- _DATA IN THIS EXERCISE_
· · ·
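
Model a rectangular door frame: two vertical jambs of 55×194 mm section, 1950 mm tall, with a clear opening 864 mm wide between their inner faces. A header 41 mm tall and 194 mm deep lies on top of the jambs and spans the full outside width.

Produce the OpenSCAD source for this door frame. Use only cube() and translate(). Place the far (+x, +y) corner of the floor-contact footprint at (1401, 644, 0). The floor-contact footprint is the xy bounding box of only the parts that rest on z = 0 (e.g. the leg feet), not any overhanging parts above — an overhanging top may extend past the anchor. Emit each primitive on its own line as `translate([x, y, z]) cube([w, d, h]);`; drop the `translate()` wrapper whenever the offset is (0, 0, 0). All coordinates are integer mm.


translate([427, 450, 0]) cube([55, 194, 1950]);
translate([1346, 450, 0]) cube([55, 194, 1950]);
translate([427, 450, 1950]) cube([974, 194, 41]);


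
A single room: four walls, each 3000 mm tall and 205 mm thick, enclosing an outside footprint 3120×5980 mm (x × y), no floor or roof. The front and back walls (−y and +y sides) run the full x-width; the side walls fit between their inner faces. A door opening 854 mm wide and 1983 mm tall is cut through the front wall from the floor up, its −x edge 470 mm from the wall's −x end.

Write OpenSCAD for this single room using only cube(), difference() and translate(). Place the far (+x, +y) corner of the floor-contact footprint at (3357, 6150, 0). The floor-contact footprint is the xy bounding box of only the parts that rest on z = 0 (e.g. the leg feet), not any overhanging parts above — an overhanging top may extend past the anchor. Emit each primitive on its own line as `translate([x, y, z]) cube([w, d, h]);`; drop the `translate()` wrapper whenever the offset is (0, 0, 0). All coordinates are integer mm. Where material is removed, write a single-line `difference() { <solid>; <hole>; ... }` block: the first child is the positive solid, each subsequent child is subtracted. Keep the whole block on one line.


difference() { translate([237, 170, 0]) cube([3120, 205, 3000]); translate([707, 170, 0]) cube([854, 205, 1983]); }
translate([237, 5945, 0]) cube([3120, 205, 3000]);
translate([237, 375, 0]) cube([205, 5570, 3000]);
translate([3152, 375, 0]) cube([205, 5570, 3000]);


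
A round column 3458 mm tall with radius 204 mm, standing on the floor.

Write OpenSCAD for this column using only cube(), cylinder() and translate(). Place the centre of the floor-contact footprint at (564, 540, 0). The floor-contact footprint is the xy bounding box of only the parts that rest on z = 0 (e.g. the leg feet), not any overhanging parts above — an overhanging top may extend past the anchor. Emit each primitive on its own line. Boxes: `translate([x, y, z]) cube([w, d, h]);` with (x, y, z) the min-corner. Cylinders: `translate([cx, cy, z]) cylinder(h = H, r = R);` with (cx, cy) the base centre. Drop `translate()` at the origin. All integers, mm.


translate([564, 540, 0]) cylinder(h = 3458, r = 204);


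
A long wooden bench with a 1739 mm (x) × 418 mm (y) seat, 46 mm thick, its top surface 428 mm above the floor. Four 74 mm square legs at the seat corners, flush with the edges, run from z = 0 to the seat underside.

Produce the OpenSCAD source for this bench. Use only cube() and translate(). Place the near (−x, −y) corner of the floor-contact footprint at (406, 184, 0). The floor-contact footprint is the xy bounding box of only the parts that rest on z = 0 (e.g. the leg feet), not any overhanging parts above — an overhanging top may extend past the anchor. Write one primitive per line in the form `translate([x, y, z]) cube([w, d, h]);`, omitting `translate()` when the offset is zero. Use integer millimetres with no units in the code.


// leg_h = 428 − 46 = 382
translate([406, 184, 382]) cube([1739, 418, 46]);
translate([406, 184, 0]) cube([74, 74, 382]);
translate([406, 528, 0]) cube([74, 74, 382]);
translate([2071, 184, 0]) cube([74, 74, 382]);
translate([2071, 528, 0]) cube([74, 74, 382]);


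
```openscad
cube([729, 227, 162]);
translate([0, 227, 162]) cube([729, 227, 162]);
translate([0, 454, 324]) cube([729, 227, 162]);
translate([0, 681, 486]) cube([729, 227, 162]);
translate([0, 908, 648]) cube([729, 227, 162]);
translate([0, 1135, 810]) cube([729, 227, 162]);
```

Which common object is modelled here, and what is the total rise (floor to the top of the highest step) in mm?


A staircase. The total rise is 972 mm.

6 identical blocks, each offset up and back from the previous — a staircase. Each step is 162 mm tall and there are 6 of them, so the total rise is 6 × 162 = 972 mm.


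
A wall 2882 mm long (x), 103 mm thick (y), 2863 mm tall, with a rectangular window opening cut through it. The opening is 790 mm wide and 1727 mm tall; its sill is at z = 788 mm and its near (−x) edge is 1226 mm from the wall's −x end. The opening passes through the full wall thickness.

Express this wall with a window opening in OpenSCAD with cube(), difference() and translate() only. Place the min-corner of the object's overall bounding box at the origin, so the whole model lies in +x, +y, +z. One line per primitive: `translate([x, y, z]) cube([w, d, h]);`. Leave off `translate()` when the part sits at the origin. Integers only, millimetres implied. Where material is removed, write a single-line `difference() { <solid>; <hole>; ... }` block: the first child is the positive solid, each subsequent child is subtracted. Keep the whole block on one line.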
· · ·
- _WHAT THE TASK REQUIRES_
Check each line of the material for the word "full". Copy the ones that have it.

- _ANSWER_
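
Model a rectangular door frame: two vertical jambs of 55×194 mm section, 1950 mm tall, with a clear opening 864 mm wide between their inner faces. A header 41 mm tall and 194 mm deep lies on top of the jambs and spans the full outside width.
A single room: four walls, each 3000 mm tall and 205 mm thick, enclosing an outside footprint 3120×5980 mm (x × y), no floor or roof. The front and back walls (−y and +y sides) run the full x-width; the side walls fit between their inner faces. A door opening 854 mm wide and 1983 mm tall is cut through the front wall from the floor up, its −x edge 470 mm from the wall's −x end.
A wall 2882 mm long (x), 103 mm thick (y), 2863 mm tall, with a rectangular window opening cut through it. The opening is 790 mm wide and 1727 mm tall; its sill is at z = 788 mm and its near (−x) edge is 1226 mm from the wall's −x end. The opening passes through the full wall thickness.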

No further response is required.